# Supplied records:
━━━

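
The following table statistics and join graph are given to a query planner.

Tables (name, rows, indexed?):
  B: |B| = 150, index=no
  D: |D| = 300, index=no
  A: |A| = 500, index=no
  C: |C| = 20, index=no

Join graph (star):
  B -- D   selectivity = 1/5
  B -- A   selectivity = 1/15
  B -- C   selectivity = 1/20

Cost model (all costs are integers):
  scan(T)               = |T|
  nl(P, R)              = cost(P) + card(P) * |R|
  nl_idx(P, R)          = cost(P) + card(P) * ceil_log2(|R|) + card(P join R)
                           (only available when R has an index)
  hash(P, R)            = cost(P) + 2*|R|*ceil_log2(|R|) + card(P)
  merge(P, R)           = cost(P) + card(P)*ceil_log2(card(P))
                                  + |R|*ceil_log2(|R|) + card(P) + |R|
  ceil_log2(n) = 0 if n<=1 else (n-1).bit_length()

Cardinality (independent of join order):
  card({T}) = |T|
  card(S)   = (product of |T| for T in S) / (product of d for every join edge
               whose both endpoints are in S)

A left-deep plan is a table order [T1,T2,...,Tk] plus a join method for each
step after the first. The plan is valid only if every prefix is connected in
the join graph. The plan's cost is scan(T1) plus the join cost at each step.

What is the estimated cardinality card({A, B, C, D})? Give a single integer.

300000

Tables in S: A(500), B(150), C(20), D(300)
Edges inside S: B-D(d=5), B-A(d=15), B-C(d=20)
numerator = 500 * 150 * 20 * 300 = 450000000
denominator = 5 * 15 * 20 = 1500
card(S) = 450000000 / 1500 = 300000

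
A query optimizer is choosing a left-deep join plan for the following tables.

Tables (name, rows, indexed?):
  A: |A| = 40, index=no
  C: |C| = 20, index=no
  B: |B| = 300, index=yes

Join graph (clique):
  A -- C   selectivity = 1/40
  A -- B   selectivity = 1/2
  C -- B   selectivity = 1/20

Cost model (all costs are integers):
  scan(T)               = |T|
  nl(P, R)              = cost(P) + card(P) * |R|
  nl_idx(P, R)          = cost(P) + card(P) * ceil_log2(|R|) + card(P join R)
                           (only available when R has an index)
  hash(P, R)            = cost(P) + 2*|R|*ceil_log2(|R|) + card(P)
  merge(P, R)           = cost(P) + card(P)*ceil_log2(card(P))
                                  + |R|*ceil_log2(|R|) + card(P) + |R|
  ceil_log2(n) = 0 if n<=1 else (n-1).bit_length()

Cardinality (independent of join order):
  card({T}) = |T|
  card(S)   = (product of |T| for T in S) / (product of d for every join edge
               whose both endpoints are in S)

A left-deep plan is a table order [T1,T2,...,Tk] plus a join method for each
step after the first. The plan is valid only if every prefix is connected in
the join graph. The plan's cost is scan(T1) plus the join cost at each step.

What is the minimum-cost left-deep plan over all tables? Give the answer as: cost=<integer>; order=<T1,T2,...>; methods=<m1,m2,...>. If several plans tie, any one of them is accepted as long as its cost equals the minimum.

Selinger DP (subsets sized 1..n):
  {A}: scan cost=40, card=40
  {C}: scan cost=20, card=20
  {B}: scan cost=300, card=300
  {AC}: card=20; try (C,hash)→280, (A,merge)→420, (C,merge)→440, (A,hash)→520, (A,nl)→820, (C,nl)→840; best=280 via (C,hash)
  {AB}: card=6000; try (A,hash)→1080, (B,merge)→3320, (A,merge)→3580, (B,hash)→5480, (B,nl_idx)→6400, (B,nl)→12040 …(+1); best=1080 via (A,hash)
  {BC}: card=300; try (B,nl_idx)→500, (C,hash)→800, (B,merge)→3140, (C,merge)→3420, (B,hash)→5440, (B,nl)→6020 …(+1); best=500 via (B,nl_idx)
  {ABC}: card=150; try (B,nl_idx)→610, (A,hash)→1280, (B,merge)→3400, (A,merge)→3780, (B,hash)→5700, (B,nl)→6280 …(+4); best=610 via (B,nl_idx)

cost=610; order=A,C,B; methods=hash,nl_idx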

━━━

# Problem requirements:
Scan the listing above, and wherever a line holds the word "selectivity", copy it.

# Solution below:
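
  B -- D   selectivity = 1/5
  B -- A   selectivity = 1/15
  B -- C   selectivity = 1/20
  A -- C   selectivity = 1/40
  A -- B   selectivity = 1/2
  C -- B   selectivity = 1/20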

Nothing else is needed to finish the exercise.